======== Provided information ========

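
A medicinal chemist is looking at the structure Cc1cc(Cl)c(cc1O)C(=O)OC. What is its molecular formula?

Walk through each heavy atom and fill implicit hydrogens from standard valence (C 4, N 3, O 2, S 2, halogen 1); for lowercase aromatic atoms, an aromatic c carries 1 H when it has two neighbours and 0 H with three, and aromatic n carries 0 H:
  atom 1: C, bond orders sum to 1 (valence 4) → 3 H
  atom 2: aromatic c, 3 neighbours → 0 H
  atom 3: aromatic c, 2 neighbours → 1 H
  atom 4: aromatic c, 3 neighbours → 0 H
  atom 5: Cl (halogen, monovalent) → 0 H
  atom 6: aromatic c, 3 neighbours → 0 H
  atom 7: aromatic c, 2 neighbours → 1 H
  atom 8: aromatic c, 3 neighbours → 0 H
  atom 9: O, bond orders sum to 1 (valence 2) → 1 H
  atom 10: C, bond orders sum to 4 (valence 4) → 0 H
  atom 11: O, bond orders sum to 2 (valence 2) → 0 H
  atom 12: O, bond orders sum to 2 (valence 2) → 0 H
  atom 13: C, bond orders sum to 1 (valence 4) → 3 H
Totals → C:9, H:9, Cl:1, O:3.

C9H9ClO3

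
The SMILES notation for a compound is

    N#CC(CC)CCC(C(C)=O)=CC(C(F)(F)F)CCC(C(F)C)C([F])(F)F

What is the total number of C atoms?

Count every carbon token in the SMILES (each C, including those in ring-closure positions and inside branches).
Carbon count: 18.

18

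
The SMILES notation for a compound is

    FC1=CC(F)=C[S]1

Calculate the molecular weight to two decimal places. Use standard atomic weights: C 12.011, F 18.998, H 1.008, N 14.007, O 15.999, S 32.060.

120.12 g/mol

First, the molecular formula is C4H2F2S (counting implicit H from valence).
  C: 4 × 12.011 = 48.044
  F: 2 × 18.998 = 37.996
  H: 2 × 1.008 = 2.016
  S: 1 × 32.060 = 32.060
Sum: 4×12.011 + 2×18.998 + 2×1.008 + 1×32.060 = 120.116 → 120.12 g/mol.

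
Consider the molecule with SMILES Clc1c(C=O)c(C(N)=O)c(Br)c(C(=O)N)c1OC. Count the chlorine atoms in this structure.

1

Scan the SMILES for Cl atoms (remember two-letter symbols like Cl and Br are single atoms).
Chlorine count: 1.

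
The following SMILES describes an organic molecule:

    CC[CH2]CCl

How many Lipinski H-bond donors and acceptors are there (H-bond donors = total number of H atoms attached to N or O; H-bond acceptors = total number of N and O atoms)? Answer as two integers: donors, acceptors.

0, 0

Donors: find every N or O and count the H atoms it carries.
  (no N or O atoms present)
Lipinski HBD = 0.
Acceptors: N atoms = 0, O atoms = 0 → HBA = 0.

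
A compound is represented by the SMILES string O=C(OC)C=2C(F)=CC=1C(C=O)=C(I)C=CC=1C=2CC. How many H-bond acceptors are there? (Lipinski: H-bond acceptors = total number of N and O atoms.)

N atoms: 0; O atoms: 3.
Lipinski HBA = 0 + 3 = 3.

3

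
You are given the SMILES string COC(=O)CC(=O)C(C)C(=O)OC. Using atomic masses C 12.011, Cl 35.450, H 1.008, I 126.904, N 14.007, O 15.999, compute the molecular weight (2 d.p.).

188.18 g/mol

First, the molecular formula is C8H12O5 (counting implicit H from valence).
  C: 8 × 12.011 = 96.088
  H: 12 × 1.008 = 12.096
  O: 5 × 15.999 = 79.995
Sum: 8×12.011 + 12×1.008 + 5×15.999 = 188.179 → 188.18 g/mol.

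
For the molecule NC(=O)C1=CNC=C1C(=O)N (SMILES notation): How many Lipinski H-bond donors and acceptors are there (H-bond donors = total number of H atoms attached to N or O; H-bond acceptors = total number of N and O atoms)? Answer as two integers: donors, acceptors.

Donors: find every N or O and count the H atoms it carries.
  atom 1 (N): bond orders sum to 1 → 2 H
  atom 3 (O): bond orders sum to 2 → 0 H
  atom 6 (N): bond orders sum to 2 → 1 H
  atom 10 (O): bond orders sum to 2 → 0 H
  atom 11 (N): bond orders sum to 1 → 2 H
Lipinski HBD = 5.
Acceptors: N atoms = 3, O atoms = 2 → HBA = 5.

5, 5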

========
======== Provided information ========

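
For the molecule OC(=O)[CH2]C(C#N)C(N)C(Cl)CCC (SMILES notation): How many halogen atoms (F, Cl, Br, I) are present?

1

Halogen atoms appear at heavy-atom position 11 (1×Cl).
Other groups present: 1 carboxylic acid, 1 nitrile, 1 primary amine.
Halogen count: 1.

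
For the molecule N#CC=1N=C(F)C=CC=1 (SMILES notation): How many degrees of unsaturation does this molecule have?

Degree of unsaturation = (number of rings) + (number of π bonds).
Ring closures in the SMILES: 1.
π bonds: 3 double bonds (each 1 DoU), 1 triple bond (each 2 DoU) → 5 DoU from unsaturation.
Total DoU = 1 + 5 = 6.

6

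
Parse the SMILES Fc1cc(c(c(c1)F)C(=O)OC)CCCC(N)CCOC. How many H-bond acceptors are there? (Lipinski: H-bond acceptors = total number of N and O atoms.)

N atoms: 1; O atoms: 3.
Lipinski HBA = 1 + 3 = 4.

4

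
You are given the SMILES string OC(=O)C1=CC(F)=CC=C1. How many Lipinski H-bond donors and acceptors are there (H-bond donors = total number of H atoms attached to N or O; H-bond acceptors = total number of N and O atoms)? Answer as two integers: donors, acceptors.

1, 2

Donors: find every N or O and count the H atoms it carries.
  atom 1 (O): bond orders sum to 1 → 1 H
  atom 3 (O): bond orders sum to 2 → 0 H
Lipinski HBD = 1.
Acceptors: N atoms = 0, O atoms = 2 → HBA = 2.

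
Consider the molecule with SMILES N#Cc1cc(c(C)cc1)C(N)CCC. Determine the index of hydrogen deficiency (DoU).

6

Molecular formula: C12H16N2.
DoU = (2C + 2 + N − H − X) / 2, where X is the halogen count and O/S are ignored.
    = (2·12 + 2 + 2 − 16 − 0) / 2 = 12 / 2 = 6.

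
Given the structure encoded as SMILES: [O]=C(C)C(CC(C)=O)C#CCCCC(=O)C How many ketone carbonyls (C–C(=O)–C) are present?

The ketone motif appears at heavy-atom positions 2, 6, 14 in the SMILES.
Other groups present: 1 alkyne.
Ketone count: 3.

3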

========

**Problem description:** In the entries above, one line contains "A medicinal chemist" and another contains "The following SMILES". Reproduce exactly those two lines and the lines between them, nothing else.

**Written response:**
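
A medicinal chemist is looking at the structure Cc1cc(Cl)c(cc1O)C(=O)OC. What is its molecular formula?

Walk through each heavy atom and fill implicit hydrogens from standard valence (C 4, N 3, O 2, S 2, halogen 1); for lowercase aromatic atoms, an aromatic c carries 1 H when it has two neighbours and 0 H with three, and aromatic n carries 0 H:
  atom 1: C, bond orders sum to 1 (valence 4) → 3 H
  atom 2: aromatic c, 3 neighbours → 0 H
  atom 3: aromatic c, 2 neighbours → 1 H
  atom 4: aromatic c, 3 neighbours → 0 H
  atom 5: Cl (halogen, monovalent) → 0 H
  atom 6: aromatic c, 3 neighbours → 0 H
  atom 7: aromatic c, 2 neighbours → 1 H
  atom 8: aromatic c, 3 neighbours → 0 H
  atom 9: O, bond orders sum to 1 (valence 2) → 1 H
  atom 10: C, bond orders sum to 4 (valence 4) → 0 H
  atom 11: O, bond orders sum to 2 (valence 2) → 0 H
  atom 12: O, bond orders sum to 2 (valence 2) → 0 H
  atom 13: C, bond orders sum to 1 (valence 4) → 3 H
Totals → C:9, H:9, Cl:1, O:3.

C9H9ClO3

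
The SMILES notation for a compound is

    N#CC(CC)CCC(C(C)=O)=CC(C(F)(F)F)CCC(C(F)C)C([F])(F)F

What is the total number of C atoms?

Count every carbon token in the SMILES (each C, including those in ring-closure positions and inside branches).
Carbon count: 18.

18

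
The SMILES notation for a compound is

    FC1=CC(F)=C[S]1

Calculate the molecular weight to two decimal places. Use standard atomic weights: C 12.011, F 18.998, H 1.008, N 14.007, O 15.999, S 32.060.

120.12 g/mol

First, the molecular formula is C4H2F2S (counting implicit H from valence).
  C: 4 × 12.011 = 48.044
  F: 2 × 18.998 = 37.996
  H: 2 × 1.008 = 2.016
  S: 1 × 32.060 = 32.060
Sum: 4×12.011 + 2×18.998 + 2×1.008 + 1×32.060 = 120.116 → 120.12 g/mol.

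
Consider the molecule with SMILES Clc1c(C=O)c(C(N)=O)c(Br)c(C(=O)N)c1OC. Count the chlorine atoms in this structure.

1

Scan the SMILES for Cl atoms (remember two-letter symbols like Cl and Br are single atoms).
Chlorine count: 1.

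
The following SMILES describes an organic molecule: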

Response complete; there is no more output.